**TASK DETAILS:** Once you find the line with "#2: fuel economy 50 mpg, cargo 64 cu ft" in the data that follows, repeat it and every line after it exactly, through the line with "#9: fuel economy 54 mpg, cargo 43 cu ft".

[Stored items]
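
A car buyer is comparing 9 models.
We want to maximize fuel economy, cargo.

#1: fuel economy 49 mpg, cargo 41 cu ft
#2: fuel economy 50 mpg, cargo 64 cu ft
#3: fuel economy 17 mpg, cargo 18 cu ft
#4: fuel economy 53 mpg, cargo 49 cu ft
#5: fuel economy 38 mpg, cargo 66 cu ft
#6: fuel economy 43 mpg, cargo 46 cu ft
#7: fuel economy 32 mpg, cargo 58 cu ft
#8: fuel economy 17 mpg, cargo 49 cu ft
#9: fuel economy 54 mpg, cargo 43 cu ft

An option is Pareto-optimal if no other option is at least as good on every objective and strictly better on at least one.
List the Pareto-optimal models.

#2, #4, #5, #9

#1: dominated by #2 (fuel economy 50≥49, cargo 64≥41).
#2: not dominated.
#3: dominated by #1 (fuel economy 49≥17, cargo 41≥18).
#4: not dominated.
#5: not dominated (best cargo).
#6: dominated by #2 (fuel economy 50≥43, cargo 64≥46).
#7: dominated by #2 (fuel economy 50≥32, cargo 64≥58).
#8: dominated by #2 (fuel economy 50≥17, cargo 64≥49).
#9: not dominated (best fuel economy).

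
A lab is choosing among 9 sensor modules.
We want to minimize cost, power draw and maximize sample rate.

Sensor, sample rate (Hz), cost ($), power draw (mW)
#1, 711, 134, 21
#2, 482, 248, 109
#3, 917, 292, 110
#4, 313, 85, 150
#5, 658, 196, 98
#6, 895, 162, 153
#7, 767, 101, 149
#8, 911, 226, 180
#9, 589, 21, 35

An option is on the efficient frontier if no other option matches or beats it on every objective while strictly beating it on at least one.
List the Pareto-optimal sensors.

#1, #3, #6, #7, #8, #9

#1: not dominated (best power draw).
#2: dominated by #1 (sample rate 711≥482, cost 134≤248, power draw 21≤109).
#3: not dominated (best sample rate).
#4: dominated by #9 (sample rate 589≥313, cost 21≤85, power draw 35≤150).
#5: dominated by #1 (sample rate 711≥658, cost 134≤196, power draw 21≤98).
#6: not dominated.
#7: not dominated.
#8: not dominated.
#9: not dominated (best cost).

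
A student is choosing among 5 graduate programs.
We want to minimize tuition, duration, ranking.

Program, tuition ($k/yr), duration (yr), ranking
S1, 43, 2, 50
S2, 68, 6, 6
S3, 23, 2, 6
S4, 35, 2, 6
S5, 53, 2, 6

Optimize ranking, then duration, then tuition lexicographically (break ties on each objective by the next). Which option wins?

S3

First minimize ranking: best is 6, kept {S2, S3, S4, S5}.
Then minimize duration: best is 2, kept {S3, S4, S5}.
Then minimize tuition: best is 23, kept {S3}.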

**SOLUTION TO THIS EXERCISE:**
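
#2: fuel economy 50 mpg, cargo 64 cu ft
#3: fuel economy 17 mpg, cargo 18 cu ft
#4: fuel economy 53 mpg, cargo 49 cu ft
#5: fuel economy 38 mpg, cargo 66 cu ft
#6: fuel economy 43 mpg, cargo 46 cu ft
#7: fuel economy 32 mpg, cargo 58 cu ft
#8: fuel economy 17 mpg, cargo 49 cu ft
#9: fuel economy 54 mpg, cargo 43 cu ft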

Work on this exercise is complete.